TASK OBJECTIVE: Take the data below and copy exactly the lines starting at the one with "Rule cycle (K = 2): [109, 182]" and finishing at the one with "Initial row (generation 0): 0100101011", both included.

.....

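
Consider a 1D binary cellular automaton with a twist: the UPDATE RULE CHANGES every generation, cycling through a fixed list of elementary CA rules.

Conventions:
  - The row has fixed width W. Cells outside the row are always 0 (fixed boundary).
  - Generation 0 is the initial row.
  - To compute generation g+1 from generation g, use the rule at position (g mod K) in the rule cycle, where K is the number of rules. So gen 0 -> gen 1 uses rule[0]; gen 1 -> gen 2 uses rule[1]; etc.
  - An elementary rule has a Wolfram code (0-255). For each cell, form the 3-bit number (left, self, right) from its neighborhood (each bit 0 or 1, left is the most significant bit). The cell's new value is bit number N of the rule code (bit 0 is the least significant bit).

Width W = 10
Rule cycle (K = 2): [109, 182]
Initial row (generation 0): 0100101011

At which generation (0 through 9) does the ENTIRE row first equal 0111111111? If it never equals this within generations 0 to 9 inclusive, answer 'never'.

Gen 0: 0100101011
Gen 1 (rule 109): 0100111111
Gen 2 (rule 182): 1111011110
Gen 3 (rule 109): 1001110010
Gen 4 (rule 182): 1110101111
Gen 5 (rule 109): 1011111001
Gen 6 (rule 182): 1101110111
Gen 7 (rule 109): 1111011101
Gen 8 (rule 182): 0110101011
Gen 9 (rule 109): 0111111111

Answer: 9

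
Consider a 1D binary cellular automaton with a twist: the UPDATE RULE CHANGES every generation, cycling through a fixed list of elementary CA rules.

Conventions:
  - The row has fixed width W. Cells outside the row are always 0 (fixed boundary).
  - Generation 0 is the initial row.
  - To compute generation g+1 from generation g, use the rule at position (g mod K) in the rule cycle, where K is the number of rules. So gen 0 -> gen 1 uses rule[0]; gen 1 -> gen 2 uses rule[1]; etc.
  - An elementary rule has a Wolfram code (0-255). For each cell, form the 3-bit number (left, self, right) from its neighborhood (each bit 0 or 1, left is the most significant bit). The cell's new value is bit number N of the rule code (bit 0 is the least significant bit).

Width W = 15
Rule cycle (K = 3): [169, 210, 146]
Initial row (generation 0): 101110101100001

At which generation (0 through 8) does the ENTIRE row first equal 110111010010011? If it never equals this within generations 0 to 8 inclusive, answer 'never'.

Answer: never

Derivation:
Gen 0: 101110101100001
Gen 1 (rule 169): 011101011001100
Gen 2 (rule 210): 101100001110110
Gen 3 (rule 146): 000010010100001
Gen 4 (rule 169): 111000001001100
Gen 5 (rule 210): 011100010110110
Gen 6 (rule 146): 101010100000001
Gen 7 (rule 169): 010101001111100
Gen 8 (rule 210): 100000110111110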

.....

YOUR SOLUTION:
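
Rule cycle (K = 2): [109, 182]
Initial row (generation 0): 0100101011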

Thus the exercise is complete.